**WHAT TO PRODUCE:** Transcribe the records below. Leave every word as it is.

**INPUT RECORDS:**

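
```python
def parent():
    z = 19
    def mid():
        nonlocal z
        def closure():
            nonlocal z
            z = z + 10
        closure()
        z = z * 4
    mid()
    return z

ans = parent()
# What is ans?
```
116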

**ANSWER SPACE:**
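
```python
def parent():
    z = 19
    def mid():
        nonlocal z
        def closure():
            nonlocal z
            z = z + 10
        closure()
        z = z * 4
    mid()
    return z

ans = parent()
# What is ans?
```
116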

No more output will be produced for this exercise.